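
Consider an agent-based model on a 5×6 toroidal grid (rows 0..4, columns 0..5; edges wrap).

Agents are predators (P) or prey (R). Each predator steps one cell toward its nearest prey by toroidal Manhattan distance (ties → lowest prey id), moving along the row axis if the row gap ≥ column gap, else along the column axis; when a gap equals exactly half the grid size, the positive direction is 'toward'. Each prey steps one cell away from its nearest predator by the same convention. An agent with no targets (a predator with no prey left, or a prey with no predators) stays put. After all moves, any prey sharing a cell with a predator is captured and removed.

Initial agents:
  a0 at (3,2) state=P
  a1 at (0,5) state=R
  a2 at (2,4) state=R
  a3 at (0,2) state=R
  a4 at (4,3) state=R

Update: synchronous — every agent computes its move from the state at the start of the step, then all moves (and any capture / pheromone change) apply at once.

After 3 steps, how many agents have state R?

t=1: a0@(4,2):P a1@(0,4):R a2@(2,5):R a3@(1,2):R a4@(0,3):R
t=2: a0@(0,2):P a1@(0,5):R a2@(2,4):R a3@(2,2):R a4@(1,3):R
t=3: a0@(1,2):P a1@(0,4):R a2@(3,4):R a3@(3,2):R a4@(2,3):R

4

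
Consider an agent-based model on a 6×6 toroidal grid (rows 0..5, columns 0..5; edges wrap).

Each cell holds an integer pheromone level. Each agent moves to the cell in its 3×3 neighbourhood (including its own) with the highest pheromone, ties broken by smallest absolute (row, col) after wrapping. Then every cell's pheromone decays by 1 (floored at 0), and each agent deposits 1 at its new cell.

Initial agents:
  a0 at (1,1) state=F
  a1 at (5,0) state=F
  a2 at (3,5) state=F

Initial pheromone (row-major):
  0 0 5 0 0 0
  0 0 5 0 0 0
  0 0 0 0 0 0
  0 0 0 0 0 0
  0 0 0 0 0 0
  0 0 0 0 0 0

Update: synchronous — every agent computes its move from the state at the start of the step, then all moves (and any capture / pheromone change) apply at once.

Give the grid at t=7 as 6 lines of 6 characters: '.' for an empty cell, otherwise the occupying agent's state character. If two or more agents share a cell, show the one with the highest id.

F.F...
......
F.....
......
......
......

t=1: a0@(0,2) a1@(0,0) a2@(2,0) | pheromone: 1 0 5 0 0 0 / 0 0 4 0 0 0 / 1 0 0 0 0 0 / 0 0 0 0 0 0 / 0 0 0 0 0 0 / 0 0 0 0 0 0
t=2: a0@(0,2) a1@(0,0) a2@(2,0) | pheromone: 1 0 5 0 0 0 / 0 0 3 0 0 0 / 1 0 0 0 0 0 / 0 0 0 0 0 0 / 0 0 0 0 0 0 / 0 0 0 0 0 0
t=3: a0@(0,2) a1@(0,0) a2@(2,0) | pheromone: 1 0 5 0 0 0 / 0 0 2 0 0 0 / 1 0 0 0 0 0 / 0 0 0 0 0 0 / 0 0 0 0 0 0 / 0 0 0 0 0 0
t=4: a0@(0,2) a1@(0,0) a2@(2,0) | pheromone: 1 0 5 0 0 0 / 0 0 1 0 0 0 / 1 0 0 0 0 0 / 0 0 0 0 0 0 / 0 0 0 0 0 0 / 0 0 0 0 0 0
t=5: a0@(0,2) a1@(0,0) a2@(2,0) | pheromone: 1 0 5 0 0 0 / 0 0 0 0 0 0 / 1 0 0 0 0 0 / 0 0 0 0 0 0 / 0 0 0 0 0 0 / 0 0 0 0 0 0
t=6: (unchanged — steady state)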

────────────────

● **WHAT TO PRODUCE**
Your task is to find every line above containing the word "columns" and copy it.

● **SOLUTION TO THE EXERCISE**
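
Consider an agent-based model on a 5×6 toroidal grid (rows 0..4, columns 0..5; edges wrap).
Consider an agent-based model on a 6×6 toroidal grid (rows 0..5, columns 0..5; edges wrap).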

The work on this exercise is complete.